* TASK DETAILS *
Where a line holds the word "must", count it, then give only the total for the entries below.

___ INPUT DATA

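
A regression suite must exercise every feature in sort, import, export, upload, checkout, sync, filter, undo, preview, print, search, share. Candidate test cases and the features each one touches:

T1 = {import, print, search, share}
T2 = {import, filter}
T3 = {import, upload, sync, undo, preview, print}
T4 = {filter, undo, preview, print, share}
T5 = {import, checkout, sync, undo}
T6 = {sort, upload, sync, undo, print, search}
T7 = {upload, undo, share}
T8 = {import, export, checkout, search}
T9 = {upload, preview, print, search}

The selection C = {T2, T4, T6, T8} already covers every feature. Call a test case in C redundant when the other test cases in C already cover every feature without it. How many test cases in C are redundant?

1

Drop T2: the rest still cover every feature — redundant.
Drop T4: preview, share uncovered — not redundant.
Drop T6: sort, upload, sync uncovered — not redundant.
Drop T8: export, checkout uncovered — not redundant.
1 redundant: T2.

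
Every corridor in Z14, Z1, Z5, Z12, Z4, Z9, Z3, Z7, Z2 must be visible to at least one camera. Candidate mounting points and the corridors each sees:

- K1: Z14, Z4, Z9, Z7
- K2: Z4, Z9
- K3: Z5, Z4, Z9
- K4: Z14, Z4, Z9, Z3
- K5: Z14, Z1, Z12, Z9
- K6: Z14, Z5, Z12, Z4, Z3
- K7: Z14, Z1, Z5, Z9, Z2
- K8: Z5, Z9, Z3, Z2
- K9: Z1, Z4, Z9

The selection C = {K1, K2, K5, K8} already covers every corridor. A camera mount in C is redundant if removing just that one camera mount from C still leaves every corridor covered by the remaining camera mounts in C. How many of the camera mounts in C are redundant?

1

Drop K1: Z7 uncovered — not redundant.
Drop K2: the rest still cover every corridor — redundant.
Drop K5: Z1, Z12 uncovered — not redundant.
Drop K8: Z5, Z3, Z2 uncovered — not redundant.
1 redundant: K2.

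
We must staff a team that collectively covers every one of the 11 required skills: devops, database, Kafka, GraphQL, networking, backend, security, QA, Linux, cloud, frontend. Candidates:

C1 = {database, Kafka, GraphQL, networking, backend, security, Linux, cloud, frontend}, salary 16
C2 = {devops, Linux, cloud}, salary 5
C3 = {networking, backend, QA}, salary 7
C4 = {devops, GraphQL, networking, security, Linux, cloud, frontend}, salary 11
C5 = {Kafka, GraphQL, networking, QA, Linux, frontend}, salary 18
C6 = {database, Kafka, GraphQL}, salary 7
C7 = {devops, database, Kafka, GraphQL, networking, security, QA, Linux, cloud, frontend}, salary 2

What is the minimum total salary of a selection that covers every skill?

C3, C7 cover every skill at salary 7 + 2 = 9.
Any cover uses at least 2 candidates; among all covering selections none totals below 9.

9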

______

* OUTPUT FOR THIS TASK *
3